INFORMATION PROVIDED:

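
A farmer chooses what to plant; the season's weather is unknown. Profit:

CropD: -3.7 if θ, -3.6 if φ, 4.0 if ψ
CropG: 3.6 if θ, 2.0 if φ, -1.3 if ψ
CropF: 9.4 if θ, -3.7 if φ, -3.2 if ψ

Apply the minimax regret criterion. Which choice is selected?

CropG

Column bests: θ=9.4, φ=2.0, ψ=4.0.
CropD regrets: 13.1, 5.6, 0.0 → max 13.1
CropG regrets: 5.8, 0.0, 5.3 → max 5.8
CropF regrets: 0.0, 5.7, 7.2 → max 7.2
Smallest max regret = 5.8 → CropG.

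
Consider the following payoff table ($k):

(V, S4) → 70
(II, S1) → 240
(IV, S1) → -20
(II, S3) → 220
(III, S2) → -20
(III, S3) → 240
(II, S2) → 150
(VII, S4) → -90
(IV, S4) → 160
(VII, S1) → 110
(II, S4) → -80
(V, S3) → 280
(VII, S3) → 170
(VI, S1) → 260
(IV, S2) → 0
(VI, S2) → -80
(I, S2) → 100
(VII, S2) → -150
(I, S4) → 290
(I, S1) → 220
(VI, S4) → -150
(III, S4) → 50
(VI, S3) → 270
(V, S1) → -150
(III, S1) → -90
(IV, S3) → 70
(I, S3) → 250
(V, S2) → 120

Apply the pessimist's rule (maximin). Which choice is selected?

Row minima: I=100, II=-80, III=-90, IV=-20, V=-150, VI=-150, VII=-150
Best worst-case = 100 → I.

I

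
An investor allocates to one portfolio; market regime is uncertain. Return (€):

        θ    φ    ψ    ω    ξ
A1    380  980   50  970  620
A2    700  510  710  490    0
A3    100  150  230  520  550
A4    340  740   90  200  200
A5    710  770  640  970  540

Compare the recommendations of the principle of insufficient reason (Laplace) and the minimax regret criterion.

Row averages: A1=600, A2=482, A3=310, A4=314, A5=726
Highest average = 726 → A5.
Column bests: θ=710, φ=980, ψ=710, ω=970, ξ=620.
A1 regrets: 330, 0, 660, 0, 0 → max 660
A2 regrets: 10, 470, 0, 480, 620 → max 620
A3 regrets: 610, 830, 480, 450, 70 → max 830
A4 regrets: 370, 240, 620, 770, 420 → max 770
A5 regrets: 0, 210, 70, 0, 80 → max 210
Smallest max regret = 210 → A5.

laplace → A5; minimax regret → A5 (agree)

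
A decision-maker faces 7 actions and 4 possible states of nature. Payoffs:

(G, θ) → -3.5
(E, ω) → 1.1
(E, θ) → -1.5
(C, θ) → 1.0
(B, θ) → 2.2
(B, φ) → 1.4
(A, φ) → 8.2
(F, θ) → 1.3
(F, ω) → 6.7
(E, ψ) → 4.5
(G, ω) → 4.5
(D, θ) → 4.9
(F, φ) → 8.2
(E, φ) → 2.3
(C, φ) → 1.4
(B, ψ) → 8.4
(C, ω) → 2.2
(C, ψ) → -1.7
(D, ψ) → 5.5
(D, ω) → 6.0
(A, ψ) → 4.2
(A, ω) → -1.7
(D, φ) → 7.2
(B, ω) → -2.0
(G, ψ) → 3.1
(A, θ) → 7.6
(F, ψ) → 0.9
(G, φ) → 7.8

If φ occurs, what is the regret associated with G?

Best payoff under φ is 8.2.
Regret = 8.2 − 7.8 = 0.4.

0.4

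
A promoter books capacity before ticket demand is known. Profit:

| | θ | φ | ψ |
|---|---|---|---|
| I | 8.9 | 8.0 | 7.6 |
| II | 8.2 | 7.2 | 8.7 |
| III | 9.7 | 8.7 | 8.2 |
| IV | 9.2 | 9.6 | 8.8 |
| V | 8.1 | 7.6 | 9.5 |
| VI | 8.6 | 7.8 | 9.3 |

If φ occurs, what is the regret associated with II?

2.4

Best payoff under φ is 9.6.
Regret = 9.6 − 7.2 = 2.4.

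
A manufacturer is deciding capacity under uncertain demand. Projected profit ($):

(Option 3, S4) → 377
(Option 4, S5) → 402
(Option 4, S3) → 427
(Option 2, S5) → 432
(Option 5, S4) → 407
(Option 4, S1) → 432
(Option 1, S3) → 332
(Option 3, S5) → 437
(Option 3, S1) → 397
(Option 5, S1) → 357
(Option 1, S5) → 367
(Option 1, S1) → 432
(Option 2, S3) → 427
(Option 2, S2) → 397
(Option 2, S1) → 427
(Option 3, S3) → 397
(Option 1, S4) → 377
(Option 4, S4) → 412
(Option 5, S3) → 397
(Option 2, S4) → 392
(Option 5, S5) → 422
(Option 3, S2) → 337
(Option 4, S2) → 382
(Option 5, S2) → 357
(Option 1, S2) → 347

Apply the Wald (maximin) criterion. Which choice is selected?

Option 2

Row minima: Option 1=332, Option 2=392, Option 3=337, Option 4=382, Option 5=357
Best worst-case = 392 → Option 2.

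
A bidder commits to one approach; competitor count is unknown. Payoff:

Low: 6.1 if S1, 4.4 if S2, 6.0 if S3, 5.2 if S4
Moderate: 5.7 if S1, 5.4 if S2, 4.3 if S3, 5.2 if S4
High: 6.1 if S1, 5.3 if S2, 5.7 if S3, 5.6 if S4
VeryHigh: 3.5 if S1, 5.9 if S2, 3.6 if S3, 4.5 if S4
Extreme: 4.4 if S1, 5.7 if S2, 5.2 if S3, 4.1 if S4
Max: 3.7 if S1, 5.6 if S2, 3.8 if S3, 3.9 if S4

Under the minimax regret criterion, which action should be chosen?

High

Column bests: S1=6.1, S2=5.9, S3=6.0, S4=5.6.
Low regrets: 0.0, 1.5, 0.0, 0.4 → max 1.5
Moderate regrets: 0.4, 0.5, 1.7, 0.4 → max 1.7
High regrets: 0.0, 0.6, 0.3, 0.0 → max 0.6
VeryHigh regrets: 2.6, 0.0, 2.4, 1.1 → max 2.6
Extreme regrets: 1.7, 0.2, 0.8, 1.5 → max 1.7
Max regrets: 2.4, 0.3, 2.2, 1.7 → max 2.4
Smallest max regret = 0.6 → High.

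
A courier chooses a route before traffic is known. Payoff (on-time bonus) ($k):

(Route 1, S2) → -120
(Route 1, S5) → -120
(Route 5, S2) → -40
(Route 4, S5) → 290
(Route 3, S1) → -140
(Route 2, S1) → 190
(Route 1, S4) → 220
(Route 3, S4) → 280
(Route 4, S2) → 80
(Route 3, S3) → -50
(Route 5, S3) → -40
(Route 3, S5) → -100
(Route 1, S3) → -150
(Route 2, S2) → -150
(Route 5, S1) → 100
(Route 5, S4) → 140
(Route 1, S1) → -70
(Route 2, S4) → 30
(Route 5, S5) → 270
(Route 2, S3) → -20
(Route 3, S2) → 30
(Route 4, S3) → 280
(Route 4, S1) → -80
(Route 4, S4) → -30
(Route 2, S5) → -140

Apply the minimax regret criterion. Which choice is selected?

Route 4

Column bests: S1=190, S2=80, S3=280, S4=280, S5=290.
Route 1 regrets: 260, 200, 430, 60, 410 → max 430
Route 2 regrets: 0, 230, 300, 250, 430 → max 430
Route 3 regrets: 330, 50, 330, 0, 390 → max 390
Route 4 regrets: 270, 0, 0, 310, 0 → max 310
Route 5 regrets: 90, 120, 320, 140, 20 → max 320
Smallest max regret = 310 → Route 4.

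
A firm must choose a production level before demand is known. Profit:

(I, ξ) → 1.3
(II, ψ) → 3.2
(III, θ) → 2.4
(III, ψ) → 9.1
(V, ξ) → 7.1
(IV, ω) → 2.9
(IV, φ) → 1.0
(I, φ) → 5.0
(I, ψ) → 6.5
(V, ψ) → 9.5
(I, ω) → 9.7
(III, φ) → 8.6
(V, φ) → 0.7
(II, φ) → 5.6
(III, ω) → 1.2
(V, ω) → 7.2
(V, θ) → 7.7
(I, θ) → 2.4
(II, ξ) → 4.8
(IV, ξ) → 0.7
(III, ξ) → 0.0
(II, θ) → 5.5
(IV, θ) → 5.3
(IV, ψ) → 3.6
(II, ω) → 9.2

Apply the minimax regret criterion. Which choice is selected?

I

Column bests: θ=7.7, φ=8.6, ψ=9.5, ω=9.7, ξ=7.1.
I regrets: 5.3, 3.6, 3.0, 0.0, 5.8 → max 5.8
II regrets: 2.2, 3.0, 6.3, 0.5, 2.3 → max 6.3
III regrets: 5.3, 0.0, 0.4, 8.5, 7.1 → max 8.5
IV regrets: 2.4, 7.6, 5.9, 6.8, 6.4 → max 7.6
V regrets: 0.0, 7.9, 0.0, 2.5, 0.0 → max 7.9
Smallest max regret = 5.8 → I.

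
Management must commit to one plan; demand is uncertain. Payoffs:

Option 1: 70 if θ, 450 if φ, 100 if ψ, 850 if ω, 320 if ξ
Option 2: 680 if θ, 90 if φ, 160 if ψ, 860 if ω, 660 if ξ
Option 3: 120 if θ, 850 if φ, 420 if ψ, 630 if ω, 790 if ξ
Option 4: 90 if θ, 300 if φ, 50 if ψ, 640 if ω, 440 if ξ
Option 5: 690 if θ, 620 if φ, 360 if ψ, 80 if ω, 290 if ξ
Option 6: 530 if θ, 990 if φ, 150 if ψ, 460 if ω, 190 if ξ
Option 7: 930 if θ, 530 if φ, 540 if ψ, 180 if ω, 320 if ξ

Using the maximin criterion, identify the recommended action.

Row minima: Option 1=70, Option 2=90, Option 3=120, Option 4=50, Option 5=80, Option 6=150, Option 7=180
Best worst-case = 180 → Option 7.

Option 7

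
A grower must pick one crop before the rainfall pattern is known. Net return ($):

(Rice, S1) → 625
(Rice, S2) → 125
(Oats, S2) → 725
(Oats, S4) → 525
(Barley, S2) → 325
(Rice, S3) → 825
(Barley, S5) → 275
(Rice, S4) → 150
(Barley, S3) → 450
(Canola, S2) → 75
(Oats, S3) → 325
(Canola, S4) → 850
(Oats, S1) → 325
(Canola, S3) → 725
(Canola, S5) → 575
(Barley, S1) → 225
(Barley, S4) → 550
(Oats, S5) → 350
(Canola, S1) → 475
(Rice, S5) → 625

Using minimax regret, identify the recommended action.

Barley

Column bests: S1=625, S2=725, S3=825, S4=850, S5=625.
Barley regrets: 400, 400, 375, 300, 350 → max 400
Oats regrets: 300, 0, 500, 325, 275 → max 500
Canola regrets: 150, 650, 100, 0, 50 → max 650
Rice regrets: 0, 600, 0, 700, 0 → max 700
Smallest max regret = 400 → Barley.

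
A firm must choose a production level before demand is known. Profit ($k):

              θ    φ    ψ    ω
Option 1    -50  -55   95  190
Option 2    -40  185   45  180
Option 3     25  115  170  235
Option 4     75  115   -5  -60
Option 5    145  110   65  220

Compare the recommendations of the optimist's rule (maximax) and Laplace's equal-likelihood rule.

Row maxima: Option 1=190, Option 2=185, Option 3=235, Option 4=115, Option 5=220
Best best-case = 235 → Option 3.
Row averages: Option 1=45, Option 2=92.5, Option 3=136.25, Option 4=31.25, Option 5=135
Highest average = 136.25 → Option 3.

maximax → Option 3; laplace → Option 3 (agree)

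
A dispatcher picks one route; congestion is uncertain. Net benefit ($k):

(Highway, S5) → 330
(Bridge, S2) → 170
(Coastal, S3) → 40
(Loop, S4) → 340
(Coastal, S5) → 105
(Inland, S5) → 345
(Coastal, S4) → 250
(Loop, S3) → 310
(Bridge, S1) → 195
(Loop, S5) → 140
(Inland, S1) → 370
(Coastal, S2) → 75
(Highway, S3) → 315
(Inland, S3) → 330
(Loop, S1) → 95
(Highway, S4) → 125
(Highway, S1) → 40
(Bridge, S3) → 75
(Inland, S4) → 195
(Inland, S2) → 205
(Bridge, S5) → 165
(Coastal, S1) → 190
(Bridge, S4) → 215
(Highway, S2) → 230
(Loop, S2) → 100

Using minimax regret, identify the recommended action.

Inland

Column bests: S1=370, S2=230, S3=330, S4=340, S5=345.
Highway regrets: 330, 0, 15, 215, 15 → max 330
Coastal regrets: 180, 155, 290, 90, 240 → max 290
Inland regrets: 0, 25, 0, 145, 0 → max 145
Loop regrets: 275, 130, 20, 0, 205 → max 275
Bridge regrets: 175, 60, 255, 125, 180 → max 255
Smallest max regret = 145 → Inland.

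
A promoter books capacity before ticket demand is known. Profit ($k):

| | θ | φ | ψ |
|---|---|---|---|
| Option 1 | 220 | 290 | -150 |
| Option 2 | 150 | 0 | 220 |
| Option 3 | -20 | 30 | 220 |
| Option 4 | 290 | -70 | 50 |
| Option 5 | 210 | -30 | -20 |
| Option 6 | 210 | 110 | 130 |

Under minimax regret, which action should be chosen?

Column bests: θ=290, φ=290, ψ=220.
Option 1 regrets: 70, 0, 370 → max 370
Option 2 regrets: 140, 290, 0 → max 290
Option 3 regrets: 310, 260, 0 → max 310
Option 4 regrets: 0, 360, 170 → max 360
Option 5 regrets: 80, 320, 240 → max 320
Option 6 regrets: 80, 180, 90 → max 180
Smallest max regret = 180 → Option 6.

Option 6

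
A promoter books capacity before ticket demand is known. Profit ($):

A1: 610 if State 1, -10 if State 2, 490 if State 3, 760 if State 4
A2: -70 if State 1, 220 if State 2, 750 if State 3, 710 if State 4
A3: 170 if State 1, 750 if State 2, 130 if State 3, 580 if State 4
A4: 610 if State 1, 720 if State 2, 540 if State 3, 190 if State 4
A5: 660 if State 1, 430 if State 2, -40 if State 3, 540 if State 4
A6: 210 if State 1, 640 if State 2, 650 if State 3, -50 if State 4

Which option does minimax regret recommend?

Column bests: State 1=660, State 2=750, State 3=750, State 4=760.
A1 regrets: 50, 760, 260, 0 → max 760
A2 regrets: 730, 530, 0, 50 → max 730
A3 regrets: 490, 0, 620, 180 → max 620
A4 regrets: 50, 30, 210, 570 → max 570
A5 regrets: 0, 320, 790, 220 → max 790
A6 regrets: 450, 110, 100, 810 → max 810
Smallest max regret = 570 → A4.

A4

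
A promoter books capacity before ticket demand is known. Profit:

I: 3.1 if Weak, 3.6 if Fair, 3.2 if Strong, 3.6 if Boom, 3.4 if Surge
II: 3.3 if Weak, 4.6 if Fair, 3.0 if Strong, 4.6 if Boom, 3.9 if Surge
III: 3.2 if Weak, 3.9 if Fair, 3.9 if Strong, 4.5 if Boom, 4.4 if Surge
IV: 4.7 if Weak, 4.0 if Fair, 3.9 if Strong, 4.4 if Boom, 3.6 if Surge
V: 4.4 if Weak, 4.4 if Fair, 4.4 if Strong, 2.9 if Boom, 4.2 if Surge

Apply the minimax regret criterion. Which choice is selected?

Column bests: Weak=4.7, Fair=4.6, Strong=4.4, Boom=4.6, Surge=4.4.
I regrets: 1.6, 1.0, 1.2, 1.0, 1.0 → max 1.6
II regrets: 1.4, 0.0, 1.4, 0.0, 0.5 → max 1.4
III regrets: 1.5, 0.7, 0.5, 0.1, 0.0 → max 1.5
IV regrets: 0.0, 0.6, 0.5, 0.2, 0.8 → max 0.8
V regrets: 0.3, 0.2, 0.0, 1.7, 0.2 → max 1.7
Smallest max regret = 0.8 → IV.

IV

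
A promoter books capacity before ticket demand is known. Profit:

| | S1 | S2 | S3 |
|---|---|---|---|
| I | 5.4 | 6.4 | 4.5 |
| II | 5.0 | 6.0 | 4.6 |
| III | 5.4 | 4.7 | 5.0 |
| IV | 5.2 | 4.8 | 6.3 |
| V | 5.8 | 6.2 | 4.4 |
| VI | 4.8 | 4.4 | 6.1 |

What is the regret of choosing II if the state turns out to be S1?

0.8

Best payoff under S1 is 5.8.
Regret = 5.8 − 5.0 = 0.8.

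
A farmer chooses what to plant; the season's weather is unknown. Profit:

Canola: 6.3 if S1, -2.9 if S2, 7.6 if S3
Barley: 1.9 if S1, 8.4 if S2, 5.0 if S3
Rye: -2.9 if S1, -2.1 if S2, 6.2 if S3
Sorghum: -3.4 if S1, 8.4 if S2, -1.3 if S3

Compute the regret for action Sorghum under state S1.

9.7

Best payoff under S1 is 6.3.
Regret = 6.3 − (-3.4) = 9.7.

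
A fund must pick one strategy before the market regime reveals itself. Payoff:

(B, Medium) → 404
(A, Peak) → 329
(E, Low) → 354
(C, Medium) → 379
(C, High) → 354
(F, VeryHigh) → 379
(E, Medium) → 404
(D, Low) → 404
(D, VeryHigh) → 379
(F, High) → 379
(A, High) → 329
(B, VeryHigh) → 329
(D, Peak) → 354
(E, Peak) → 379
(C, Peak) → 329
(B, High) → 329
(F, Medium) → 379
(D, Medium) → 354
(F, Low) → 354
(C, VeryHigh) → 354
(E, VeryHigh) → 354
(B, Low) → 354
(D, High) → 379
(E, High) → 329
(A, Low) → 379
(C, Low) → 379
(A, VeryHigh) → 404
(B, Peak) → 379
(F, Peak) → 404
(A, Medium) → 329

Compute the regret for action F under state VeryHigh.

25

Best payoff under VeryHigh is 404.
Regret = 404 − 379 = 25.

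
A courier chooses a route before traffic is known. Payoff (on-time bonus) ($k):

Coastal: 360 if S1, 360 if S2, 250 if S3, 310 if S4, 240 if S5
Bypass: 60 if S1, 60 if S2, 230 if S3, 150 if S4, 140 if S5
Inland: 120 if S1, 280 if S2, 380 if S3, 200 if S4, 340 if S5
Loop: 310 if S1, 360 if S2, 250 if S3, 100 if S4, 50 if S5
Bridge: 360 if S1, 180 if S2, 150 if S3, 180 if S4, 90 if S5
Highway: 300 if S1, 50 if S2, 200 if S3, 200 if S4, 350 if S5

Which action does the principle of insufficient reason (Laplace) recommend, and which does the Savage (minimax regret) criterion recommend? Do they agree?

Row averages: Coastal=304, Bypass=128, Inland=264, Loop=214, Bridge=192, Highway=220
Highest average = 304 → Coastal.
Column bests: S1=360, S2=360, S3=380, S4=310, S5=350.
Coastal regrets: 0, 0, 130, 0, 110 → max 130
Bypass regrets: 300, 300, 150, 160, 210 → max 300
Inland regrets: 240, 80, 0, 110, 10 → max 240
Loop regrets: 50, 0, 130, 210, 300 → max 300
Bridge regrets: 0, 180, 230, 130, 260 → max 260
Highway regrets: 60, 310, 180, 110, 0 → max 310
Smallest max regret = 130 → Coastal.

laplace → Coastal; minimax regret → Coastal (agree)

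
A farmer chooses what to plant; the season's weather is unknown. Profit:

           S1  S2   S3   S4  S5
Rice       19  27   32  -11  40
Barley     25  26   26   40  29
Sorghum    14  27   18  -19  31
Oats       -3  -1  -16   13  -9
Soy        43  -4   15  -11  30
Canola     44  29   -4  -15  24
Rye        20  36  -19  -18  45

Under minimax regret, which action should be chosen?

Barley

Column bests: S1=44, S2=36, S3=32, S4=40, S5=45.
Rice regrets: 25, 9, 0, 51, 5 → max 51
Barley regrets: 19, 10, 6, 0, 16 → max 19
Sorghum regrets: 30, 9, 14, 59, 14 → max 59
Oats regrets: 47, 37, 48, 27, 54 → max 54
Soy regrets: 1, 40, 17, 51, 15 → max 51
Canola regrets: 0, 7, 36, 55, 21 → max 55
Rye regrets: 24, 0, 51, 58, 0 → max 58
Smallest max regret = 19 → Barley.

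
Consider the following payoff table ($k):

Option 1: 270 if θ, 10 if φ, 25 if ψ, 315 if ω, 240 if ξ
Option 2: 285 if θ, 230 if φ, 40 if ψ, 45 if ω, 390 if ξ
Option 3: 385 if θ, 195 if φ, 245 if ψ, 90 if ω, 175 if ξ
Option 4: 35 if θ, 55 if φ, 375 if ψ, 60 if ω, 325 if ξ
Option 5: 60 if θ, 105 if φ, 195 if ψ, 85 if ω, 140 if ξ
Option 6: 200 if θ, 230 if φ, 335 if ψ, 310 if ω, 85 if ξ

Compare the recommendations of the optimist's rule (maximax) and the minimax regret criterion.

maximax → Option 2; minimax regret → Option 3 (disagree)

Row maxima: Option 1=315, Option 2=390, Option 3=385, Option 4=375, Option 5=195, Option 6=335
Best best-case = 390 → Option 2.
Column bests: θ=385, φ=230, ψ=375, ω=315, ξ=390.
Option 1 regrets: 115, 220, 350, 0, 150 → max 350
Option 2 regrets: 100, 0, 335, 270, 0 → max 335
Option 3 regrets: 0, 35, 130, 225, 215 → max 225
Option 4 regrets: 350, 175, 0, 255, 65 → max 350
Option 5 regrets: 325, 125, 180, 230, 250 → max 325
Option 6 regrets: 185, 0, 40, 5, 305 → max 305
Smallest max regret = 225 → Option 3.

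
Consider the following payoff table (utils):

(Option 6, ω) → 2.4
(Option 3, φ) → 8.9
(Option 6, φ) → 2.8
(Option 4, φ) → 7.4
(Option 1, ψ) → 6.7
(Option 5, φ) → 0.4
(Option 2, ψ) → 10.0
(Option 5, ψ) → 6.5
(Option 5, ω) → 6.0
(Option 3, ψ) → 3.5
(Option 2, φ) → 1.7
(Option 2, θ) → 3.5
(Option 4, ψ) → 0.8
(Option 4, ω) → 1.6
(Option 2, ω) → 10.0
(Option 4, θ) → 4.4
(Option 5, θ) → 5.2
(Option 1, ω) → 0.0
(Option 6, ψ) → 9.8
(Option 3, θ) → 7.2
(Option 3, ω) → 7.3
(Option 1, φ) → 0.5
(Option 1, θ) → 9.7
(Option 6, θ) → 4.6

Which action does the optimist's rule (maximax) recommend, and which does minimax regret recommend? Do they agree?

maximax → Option 2; minimax regret → Option 3 (disagree)

Row maxima: Option 1=9.7, Option 2=10.0, Option 3=8.9, Option 4=7.4, Option 5=6.5, Option 6=9.8
Best best-case = 10.0 → Option 2.
Column bests: θ=9.7, φ=8.9, ψ=10.0, ω=10.0.
Option 1 regrets: 0.0, 8.4, 3.3, 10.0 → max 10.0
Option 2 regrets: 6.2, 7.2, 0.0, 0.0 → max 7.2
Option 3 regrets: 2.5, 0.0, 6.5, 2.7 → max 6.5
Option 4 regrets: 5.3, 1.5, 9.2, 8.4 → max 9.2
Option 5 regrets: 4.5, 8.5, 3.5, 4.0 → max 8.5
Option 6 regrets: 5.1, 6.1, 0.2, 7.6 → max 7.6
Smallest max regret = 6.5 → Option 3.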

WHAT THE TASK ASKS:
Output exactly the lines of the records from the first through the one bearing "(VI, S2) → -80", both ends included.

WRITTEN ANSWER:
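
A farmer chooses what to plant; the season's weather is unknown. Profit:

CropD: -3.7 if θ, -3.6 if φ, 4.0 if ψ
CropG: 3.6 if θ, 2.0 if φ, -1.3 if ψ
CropF: 9.4 if θ, -3.7 if φ, -3.2 if ψ

Apply the minimax regret criterion. Which choice is selected?

CropG

Column bests: θ=9.4, φ=2.0, ψ=4.0.
CropD regrets: 13.1, 5.6, 0.0 → max 13.1
CropG regrets: 5.8, 0.0, 5.3 → max 5.8
CropF regrets: 0.0, 5.7, 7.2 → max 7.2
Smallest max regret = 5.8 → CropG.

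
Consider the following payoff table ($k):

(V, S4) → 70
(II, S1) → 240
(IV, S1) → -20
(II, S3) → 220
(III, S2) → -20
(III, S3) → 240
(II, S2) → 150
(VII, S4) → -90
(IV, S4) → 160
(VII, S1) → 110
(II, S4) → -80
(V, S3) → 280
(VII, S3) → 170
(VI, S1) → 260
(IV, S2) → 0
(VI, S2) → -80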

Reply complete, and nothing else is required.